Segment Start: Task material

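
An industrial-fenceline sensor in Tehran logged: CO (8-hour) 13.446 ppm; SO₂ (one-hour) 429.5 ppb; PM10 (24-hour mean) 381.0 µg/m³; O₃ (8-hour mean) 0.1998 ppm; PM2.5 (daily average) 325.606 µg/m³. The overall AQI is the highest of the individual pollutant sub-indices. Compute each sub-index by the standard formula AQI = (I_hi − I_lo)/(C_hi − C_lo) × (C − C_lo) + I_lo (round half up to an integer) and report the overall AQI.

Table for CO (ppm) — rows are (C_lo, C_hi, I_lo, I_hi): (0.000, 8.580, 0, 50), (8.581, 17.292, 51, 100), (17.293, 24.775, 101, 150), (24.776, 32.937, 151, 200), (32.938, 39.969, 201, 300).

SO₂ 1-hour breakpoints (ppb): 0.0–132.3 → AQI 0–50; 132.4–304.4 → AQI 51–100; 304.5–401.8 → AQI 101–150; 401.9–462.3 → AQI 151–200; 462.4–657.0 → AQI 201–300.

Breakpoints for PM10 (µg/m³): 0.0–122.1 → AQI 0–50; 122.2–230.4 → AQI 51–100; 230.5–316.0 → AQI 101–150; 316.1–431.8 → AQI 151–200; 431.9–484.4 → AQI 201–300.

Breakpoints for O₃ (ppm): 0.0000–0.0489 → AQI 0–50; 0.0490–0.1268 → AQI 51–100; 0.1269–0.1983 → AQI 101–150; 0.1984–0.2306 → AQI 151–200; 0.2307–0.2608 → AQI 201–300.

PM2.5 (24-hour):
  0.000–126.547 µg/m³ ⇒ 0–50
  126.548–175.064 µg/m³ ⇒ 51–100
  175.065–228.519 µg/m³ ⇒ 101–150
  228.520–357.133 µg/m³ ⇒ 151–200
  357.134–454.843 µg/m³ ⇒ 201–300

188

CO: row 8.581–17.292 (AQI 51–100). (100−51)·(13.446−8.581)/(17.292−8.581) + 51 = 49·4.865/8.711 + 51 ≈ 78.37 → 78.
SO₂: 429.5 lies in 401.9–462.3, so I_lo=151, I_hi=200, C_lo=401.9, C_hi=462.3.
(200−151)/(462.3−401.9) × (429.5−401.9) + 151 = 49/60.4 × 27.6 + 151 ≈ 173.39 → 173.
PM10: 381.0 ∈ [316.1, 431.8] ↔ index [151, 200].
151 + (381.0−316.1)·(200−151)/(431.8−316.1) = 151 + 64.9·49/115.7 ≈ 178.49, so AQI = 178.
O₃: 0.1998 ∈ [0.1984, 0.2306] ↔ index [151, 200].
151 + (0.1998−0.1984)·(200−151)/(0.2306−0.1984) = 151 + 0.0014·49/0.0322 ≈ 153.13, so AQI = 153.
PM2.5: 325.606 ∈ [228.520, 357.133] ↔ index [151, 200].
151 + (325.606−228.520)·(200−151)/(357.133−228.520) = 151 + 97.086·49/128.613 ≈ 187.99, so AQI = 188.
Sub-indices: CO→78, SO₂→173, PM10→178, O₃→153, PM2.5→188. Overall AQI = max = 188; dominant pollutant is PM2.5.
AQI 188: Unhealthy.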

Segment End: Task material

Directions
Beginning with the line in which "126.548–175.064 µg/m³ ⇒ 51–100" appears, print each remaining line of the listing exactly, the last line included.

Result of this exercise
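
  126.548–175.064 µg/m³ ⇒ 51–100
  175.065–228.519 µg/m³ ⇒ 101–150
  228.520–357.133 µg/m³ ⇒ 151–200
  357.134–454.843 µg/m³ ⇒ 201–300

188

CO: row 8.581–17.292 (AQI 51–100). (100−51)·(13.446−8.581)/(17.292−8.581) + 51 = 49·4.865/8.711 + 51 ≈ 78.37 → 78.
SO₂: 429.5 lies in 401.9–462.3, so I_lo=151, I_hi=200, C_lo=401.9, C_hi=462.3.
(200−151)/(462.3−401.9) × (429.5−401.9) + 151 = 49/60.4 × 27.6 + 151 ≈ 173.39 → 173.
PM10: 381.0 ∈ [316.1, 431.8] ↔ index [151, 200].
151 + (381.0−316.1)·(200−151)/(431.8−316.1) = 151 + 64.9·49/115.7 ≈ 178.49, so AQI = 178.
O₃: 0.1998 ∈ [0.1984, 0.2306] ↔ index [151, 200].
151 + (0.1998−0.1984)·(200−151)/(0.2306−0.1984) = 151 + 0.0014·49/0.0322 ≈ 153.13, so AQI = 153.
PM2.5: 325.606 ∈ [228.520, 357.133] ↔ index [151, 200].
151 + (325.606−228.520)·(200−151)/(357.133−228.520) = 151 + 97.086·49/128.613 ≈ 187.99, so AQI = 188.
Sub-indices: CO→78, SO₂→173, PM10→178, O₃→153, PM2.5→188. Overall AQI = max = 188; dominant pollutant is PM2.5.
AQI 188: Unhealthy.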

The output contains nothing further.